• WORK ITEM: All lines from the one containing "A gusset-connected strap, 184" through the last line below must be duplicated exactly, with nothing outside that span.

• Records from a data source:
....................

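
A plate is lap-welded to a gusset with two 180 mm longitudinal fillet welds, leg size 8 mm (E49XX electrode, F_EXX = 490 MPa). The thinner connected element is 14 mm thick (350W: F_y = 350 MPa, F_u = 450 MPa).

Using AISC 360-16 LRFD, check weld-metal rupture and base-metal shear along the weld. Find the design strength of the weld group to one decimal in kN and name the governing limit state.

Weld metal: throat = 0.707×8 = 5.656 mm, L = 2×180 = 360 mm. φR_n = 0.75 × 0.6 × 490 × 5.656 × 360 = 449.0 kN.
Base metal shear (14 mm plate): yield φR_n = 1.0×0.6×350×14×360 = 1058.4 kN; rupture φR_n = 0.75×0.6×450×14×360 = 1020.6 kN; take 1020.6 kN (rupture).
Governing: min(449.0, 1020.6) = 449.0 kN → weld metal.

449.0 kN (weld metal governs)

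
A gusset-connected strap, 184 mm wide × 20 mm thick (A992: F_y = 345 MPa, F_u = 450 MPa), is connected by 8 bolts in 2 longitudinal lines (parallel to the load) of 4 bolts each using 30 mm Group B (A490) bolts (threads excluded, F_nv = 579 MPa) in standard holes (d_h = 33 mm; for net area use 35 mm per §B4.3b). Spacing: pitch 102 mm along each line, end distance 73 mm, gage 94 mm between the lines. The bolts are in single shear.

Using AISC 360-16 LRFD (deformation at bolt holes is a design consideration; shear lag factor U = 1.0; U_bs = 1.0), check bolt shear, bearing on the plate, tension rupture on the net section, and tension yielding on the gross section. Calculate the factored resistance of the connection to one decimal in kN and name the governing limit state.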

....................

• ANSWER FOR THIS EXERCISE:
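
A gusset-connected strap, 184 mm wide × 20 mm thick (A992: F_y = 345 MPa, F_u = 450 MPa), is connected by 8 bolts in 2 longitudinal lines (parallel to the load) of 4 bolts each using 30 mm Group B (A490) bolts (threads excluded, F_nv = 579 MPa) in standard holes (d_h = 33 mm; for net area use 35 mm per §B4.3b). Spacing: pitch 102 mm along each line, end distance 73 mm, gage 94 mm between the lines. The bolts are in single shear.

Using AISC 360-16 LRFD (deformation at bolt holes is a design consideration; shear lag factor U = 1.0; U_bs = 1.0), check bolt shear, bearing on the plate, tension rupture on the net section, and tension yielding on the gross section. Calculate the factored resistance of the connection to one decimal in kN and name the governing limit state.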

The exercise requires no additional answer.